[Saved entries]
····················

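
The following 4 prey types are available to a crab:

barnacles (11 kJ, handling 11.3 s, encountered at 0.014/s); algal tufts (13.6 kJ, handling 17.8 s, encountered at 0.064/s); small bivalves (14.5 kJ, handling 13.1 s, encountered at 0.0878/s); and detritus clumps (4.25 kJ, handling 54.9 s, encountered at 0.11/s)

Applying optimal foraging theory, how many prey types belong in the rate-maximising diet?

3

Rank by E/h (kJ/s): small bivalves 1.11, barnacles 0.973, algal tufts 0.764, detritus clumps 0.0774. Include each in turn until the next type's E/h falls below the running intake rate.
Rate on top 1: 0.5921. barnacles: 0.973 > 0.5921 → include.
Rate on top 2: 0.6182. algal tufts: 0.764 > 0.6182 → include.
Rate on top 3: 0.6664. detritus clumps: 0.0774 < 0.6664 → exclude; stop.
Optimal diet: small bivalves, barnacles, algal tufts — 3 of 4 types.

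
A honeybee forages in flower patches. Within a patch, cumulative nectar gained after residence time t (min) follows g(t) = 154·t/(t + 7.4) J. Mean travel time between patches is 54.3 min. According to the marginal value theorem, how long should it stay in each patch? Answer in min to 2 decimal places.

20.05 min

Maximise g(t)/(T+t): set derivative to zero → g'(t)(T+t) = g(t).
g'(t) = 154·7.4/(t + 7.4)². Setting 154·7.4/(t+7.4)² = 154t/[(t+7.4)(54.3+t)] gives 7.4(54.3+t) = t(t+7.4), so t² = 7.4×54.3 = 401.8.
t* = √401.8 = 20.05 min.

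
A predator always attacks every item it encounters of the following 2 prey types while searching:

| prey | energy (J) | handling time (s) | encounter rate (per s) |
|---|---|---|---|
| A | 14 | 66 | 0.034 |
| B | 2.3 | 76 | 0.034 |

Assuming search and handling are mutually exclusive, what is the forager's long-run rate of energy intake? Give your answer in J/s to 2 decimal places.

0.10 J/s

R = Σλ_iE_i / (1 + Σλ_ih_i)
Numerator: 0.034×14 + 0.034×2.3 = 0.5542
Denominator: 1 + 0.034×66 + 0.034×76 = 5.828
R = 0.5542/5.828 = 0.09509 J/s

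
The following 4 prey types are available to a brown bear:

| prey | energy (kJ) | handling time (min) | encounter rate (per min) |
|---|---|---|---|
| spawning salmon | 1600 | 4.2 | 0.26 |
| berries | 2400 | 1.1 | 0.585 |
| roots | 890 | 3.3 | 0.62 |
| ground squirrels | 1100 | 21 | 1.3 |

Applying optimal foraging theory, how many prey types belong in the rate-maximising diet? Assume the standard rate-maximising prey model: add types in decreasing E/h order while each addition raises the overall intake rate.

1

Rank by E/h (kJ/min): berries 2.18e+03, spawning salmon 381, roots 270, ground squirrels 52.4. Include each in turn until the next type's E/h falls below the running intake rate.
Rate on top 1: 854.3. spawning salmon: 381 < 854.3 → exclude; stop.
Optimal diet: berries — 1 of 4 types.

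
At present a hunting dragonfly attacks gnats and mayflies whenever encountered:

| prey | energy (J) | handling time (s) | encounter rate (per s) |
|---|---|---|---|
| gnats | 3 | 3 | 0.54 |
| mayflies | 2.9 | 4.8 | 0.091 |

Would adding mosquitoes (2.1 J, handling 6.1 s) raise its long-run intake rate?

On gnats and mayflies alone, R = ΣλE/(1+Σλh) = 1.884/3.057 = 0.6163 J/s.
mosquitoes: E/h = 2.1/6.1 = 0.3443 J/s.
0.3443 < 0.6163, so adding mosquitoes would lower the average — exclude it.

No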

····················

Task: Copy out each line of the data that holds the string "available".

Task result:
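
The following 4 prey types are available to a crab:
The following 4 prey types are available to a brown bear: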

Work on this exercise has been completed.